Problem statement ▸ Would you please output the lines from the one holding "Over the last" to the end of the entries, exactly and with no others?

** Opening Data for processing block **

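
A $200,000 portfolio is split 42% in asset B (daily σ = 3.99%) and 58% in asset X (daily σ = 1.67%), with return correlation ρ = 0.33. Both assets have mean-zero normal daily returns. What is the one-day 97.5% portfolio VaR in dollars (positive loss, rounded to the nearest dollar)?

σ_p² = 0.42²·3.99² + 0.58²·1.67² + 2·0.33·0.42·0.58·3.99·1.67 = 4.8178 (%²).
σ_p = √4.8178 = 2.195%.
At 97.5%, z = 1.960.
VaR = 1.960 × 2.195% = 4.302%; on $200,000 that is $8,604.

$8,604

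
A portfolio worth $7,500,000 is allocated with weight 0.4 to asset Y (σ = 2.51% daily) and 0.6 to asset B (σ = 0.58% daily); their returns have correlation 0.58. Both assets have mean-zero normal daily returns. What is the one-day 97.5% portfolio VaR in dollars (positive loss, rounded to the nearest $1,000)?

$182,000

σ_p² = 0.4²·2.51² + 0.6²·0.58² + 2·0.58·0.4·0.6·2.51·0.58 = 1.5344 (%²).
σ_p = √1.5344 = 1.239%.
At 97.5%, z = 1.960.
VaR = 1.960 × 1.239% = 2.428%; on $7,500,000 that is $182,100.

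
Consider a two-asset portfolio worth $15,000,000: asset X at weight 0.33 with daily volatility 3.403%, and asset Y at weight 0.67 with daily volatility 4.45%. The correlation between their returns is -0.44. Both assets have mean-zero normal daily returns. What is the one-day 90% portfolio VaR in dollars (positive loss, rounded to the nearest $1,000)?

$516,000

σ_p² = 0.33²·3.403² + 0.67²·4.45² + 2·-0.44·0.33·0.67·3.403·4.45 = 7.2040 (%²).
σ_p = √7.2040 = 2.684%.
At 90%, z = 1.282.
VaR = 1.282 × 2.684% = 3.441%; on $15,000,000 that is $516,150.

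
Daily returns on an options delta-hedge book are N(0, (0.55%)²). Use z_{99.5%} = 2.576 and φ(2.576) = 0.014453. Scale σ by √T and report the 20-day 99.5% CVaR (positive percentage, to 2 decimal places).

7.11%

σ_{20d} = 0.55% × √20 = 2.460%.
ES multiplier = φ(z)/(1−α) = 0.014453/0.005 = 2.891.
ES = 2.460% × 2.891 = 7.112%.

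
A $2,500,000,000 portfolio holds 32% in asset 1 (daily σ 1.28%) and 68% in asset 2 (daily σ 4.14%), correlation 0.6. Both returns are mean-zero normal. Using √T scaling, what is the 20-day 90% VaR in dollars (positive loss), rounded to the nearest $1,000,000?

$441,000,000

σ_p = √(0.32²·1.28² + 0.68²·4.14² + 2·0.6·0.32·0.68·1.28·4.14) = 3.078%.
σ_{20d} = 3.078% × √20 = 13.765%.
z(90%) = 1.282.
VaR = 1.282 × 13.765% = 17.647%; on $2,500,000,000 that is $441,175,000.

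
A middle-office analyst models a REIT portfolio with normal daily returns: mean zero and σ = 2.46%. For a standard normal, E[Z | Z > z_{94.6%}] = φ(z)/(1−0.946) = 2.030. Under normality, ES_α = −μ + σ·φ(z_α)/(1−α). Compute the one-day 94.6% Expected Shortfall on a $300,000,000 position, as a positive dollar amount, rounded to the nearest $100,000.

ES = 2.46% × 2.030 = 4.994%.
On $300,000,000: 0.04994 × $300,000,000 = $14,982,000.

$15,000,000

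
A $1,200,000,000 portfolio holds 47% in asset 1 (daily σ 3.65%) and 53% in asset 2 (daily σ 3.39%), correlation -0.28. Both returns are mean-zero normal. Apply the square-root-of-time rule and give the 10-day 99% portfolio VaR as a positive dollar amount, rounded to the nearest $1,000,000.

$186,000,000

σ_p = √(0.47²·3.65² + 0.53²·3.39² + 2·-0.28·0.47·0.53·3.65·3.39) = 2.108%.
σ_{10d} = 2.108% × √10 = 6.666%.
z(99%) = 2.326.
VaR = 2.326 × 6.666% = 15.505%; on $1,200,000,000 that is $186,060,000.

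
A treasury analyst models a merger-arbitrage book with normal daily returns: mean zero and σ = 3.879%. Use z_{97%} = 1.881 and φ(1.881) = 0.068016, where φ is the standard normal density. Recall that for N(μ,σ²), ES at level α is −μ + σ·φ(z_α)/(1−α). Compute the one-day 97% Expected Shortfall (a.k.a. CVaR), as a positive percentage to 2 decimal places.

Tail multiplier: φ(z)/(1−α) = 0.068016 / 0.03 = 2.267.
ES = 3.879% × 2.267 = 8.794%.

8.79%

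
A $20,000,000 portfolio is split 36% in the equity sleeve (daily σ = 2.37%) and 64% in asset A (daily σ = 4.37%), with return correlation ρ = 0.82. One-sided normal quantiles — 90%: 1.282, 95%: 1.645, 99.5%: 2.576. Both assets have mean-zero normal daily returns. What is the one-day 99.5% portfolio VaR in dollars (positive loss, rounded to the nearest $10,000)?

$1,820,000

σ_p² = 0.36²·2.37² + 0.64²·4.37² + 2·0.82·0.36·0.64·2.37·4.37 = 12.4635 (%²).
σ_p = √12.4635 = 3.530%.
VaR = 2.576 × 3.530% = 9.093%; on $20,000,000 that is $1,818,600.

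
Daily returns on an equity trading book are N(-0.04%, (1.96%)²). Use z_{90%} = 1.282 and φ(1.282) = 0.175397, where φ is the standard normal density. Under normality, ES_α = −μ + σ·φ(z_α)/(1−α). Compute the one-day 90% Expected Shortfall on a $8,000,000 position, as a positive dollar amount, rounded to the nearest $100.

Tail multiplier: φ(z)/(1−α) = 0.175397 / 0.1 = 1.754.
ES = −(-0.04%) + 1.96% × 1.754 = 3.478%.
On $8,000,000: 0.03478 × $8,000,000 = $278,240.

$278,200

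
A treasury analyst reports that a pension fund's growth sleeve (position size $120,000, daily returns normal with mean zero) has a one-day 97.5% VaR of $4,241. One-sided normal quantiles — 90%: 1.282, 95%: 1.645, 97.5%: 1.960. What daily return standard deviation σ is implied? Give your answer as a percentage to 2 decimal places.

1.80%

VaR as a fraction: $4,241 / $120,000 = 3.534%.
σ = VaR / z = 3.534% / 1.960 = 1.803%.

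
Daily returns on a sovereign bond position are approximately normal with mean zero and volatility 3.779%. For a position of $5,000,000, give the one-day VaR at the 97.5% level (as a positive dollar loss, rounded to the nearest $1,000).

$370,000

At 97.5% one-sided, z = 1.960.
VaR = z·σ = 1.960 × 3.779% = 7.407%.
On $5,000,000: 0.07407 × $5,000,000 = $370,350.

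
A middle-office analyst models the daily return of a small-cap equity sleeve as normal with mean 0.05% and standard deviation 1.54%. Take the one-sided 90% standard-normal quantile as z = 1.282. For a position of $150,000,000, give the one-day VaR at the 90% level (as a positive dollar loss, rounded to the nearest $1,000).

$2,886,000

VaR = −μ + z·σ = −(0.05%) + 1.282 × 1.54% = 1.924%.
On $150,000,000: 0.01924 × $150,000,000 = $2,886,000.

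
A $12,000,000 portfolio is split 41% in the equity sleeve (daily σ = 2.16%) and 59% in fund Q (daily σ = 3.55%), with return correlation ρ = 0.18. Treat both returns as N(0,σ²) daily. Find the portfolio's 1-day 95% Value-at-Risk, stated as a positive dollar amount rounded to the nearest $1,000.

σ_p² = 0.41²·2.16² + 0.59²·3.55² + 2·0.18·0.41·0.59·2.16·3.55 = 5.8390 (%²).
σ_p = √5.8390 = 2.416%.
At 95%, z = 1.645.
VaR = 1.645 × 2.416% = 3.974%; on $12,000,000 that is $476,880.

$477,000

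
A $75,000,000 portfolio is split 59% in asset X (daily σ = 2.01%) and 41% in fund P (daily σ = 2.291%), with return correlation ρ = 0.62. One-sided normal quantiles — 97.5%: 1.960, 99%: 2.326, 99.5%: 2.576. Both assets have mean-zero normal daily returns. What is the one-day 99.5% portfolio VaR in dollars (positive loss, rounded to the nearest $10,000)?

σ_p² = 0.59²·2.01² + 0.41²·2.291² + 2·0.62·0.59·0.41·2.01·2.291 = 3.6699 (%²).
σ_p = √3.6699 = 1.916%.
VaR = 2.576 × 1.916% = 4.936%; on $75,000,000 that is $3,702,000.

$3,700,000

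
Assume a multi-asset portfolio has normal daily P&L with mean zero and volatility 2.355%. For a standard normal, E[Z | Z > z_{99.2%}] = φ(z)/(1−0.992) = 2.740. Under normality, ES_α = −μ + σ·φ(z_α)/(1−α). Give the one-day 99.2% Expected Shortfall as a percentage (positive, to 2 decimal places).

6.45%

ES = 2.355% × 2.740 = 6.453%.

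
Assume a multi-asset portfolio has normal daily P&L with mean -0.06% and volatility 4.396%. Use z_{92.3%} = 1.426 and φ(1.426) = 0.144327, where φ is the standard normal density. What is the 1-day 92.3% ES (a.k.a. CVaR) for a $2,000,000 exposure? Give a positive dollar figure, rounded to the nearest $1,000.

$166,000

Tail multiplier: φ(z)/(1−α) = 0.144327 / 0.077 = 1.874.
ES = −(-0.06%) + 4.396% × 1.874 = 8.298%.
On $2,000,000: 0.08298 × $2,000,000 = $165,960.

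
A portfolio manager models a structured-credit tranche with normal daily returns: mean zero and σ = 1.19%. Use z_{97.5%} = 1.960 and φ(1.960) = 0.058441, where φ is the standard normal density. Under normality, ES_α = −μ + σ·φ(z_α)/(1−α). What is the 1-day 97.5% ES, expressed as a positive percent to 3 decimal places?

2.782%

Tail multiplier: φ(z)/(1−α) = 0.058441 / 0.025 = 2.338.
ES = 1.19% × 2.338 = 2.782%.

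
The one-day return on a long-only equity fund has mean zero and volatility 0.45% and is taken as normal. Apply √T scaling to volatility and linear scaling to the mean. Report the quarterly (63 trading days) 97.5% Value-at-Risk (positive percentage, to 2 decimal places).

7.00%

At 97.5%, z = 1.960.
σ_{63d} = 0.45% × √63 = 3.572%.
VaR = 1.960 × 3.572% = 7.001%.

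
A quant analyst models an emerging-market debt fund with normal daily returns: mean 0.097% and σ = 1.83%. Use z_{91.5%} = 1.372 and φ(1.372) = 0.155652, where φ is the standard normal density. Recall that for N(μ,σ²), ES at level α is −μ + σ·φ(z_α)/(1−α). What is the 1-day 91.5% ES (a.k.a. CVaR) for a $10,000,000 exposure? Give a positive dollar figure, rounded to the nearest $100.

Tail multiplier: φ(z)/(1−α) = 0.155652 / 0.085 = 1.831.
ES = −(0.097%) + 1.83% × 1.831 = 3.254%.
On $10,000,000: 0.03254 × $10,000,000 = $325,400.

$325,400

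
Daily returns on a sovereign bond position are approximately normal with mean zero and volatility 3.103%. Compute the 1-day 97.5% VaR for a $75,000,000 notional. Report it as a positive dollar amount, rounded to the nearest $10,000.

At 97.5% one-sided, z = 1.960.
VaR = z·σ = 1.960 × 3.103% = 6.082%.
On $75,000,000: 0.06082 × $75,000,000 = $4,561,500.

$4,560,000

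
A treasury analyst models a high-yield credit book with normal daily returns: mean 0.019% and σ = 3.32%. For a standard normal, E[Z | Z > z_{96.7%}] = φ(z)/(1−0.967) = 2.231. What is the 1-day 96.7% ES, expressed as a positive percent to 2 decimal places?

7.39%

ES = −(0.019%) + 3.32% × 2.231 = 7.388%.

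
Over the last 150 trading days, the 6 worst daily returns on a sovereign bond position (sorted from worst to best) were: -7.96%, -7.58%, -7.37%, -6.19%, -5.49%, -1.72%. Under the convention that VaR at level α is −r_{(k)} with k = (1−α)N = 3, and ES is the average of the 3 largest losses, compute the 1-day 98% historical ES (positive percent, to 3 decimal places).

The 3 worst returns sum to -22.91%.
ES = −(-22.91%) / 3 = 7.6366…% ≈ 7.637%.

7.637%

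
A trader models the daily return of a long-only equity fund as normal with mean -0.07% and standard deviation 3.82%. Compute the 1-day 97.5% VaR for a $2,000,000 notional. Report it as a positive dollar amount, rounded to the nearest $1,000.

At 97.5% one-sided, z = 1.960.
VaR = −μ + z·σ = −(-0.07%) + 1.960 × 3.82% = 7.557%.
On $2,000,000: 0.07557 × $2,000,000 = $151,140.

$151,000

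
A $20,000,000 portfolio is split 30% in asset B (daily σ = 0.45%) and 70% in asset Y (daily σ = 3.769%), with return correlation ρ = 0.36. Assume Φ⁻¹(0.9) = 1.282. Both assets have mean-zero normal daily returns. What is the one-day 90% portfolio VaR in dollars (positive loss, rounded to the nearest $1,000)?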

** Closing Data for processing block **

Reply to the exercise ▸
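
Over the last 150 trading days, the 6 worst daily returns on a sovereign bond position (sorted from worst to best) were: -7.96%, -7.58%, -7.37%, -6.19%, -5.49%, -1.72%. Under the convention that VaR at level α is −r_{(k)} with k = (1−α)N = 3, and ES is the average of the 3 largest losses, compute the 1-day 98% historical ES (positive percent, to 3 decimal places).

The 3 worst returns sum to -22.91%.
ES = −(-22.91%) / 3 = 7.6366…% ≈ 7.637%.

7.637%

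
A trader models the daily return of a long-only equity fund as normal with mean -0.07% and standard deviation 3.82%. Compute the 1-day 97.5% VaR for a $2,000,000 notional. Report it as a positive dollar amount, rounded to the nearest $1,000.

At 97.5% one-sided, z = 1.960.
VaR = −μ + z·σ = −(-0.07%) + 1.960 × 3.82% = 7.557%.
On $2,000,000: 0.07557 × $2,000,000 = $151,140.

$151,000

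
A $20,000,000 portfolio is split 30% in asset B (daily σ = 0.45%) and 70% in asset Y (daily σ = 3.769%), with return correlation ρ = 0.36. Assume Φ⁻¹(0.9) = 1.282. Both assets have mean-zero normal daily returns. What is the one-day 90% portfolio VaR in dollars (positive loss, rounded to the nearest $1,000)?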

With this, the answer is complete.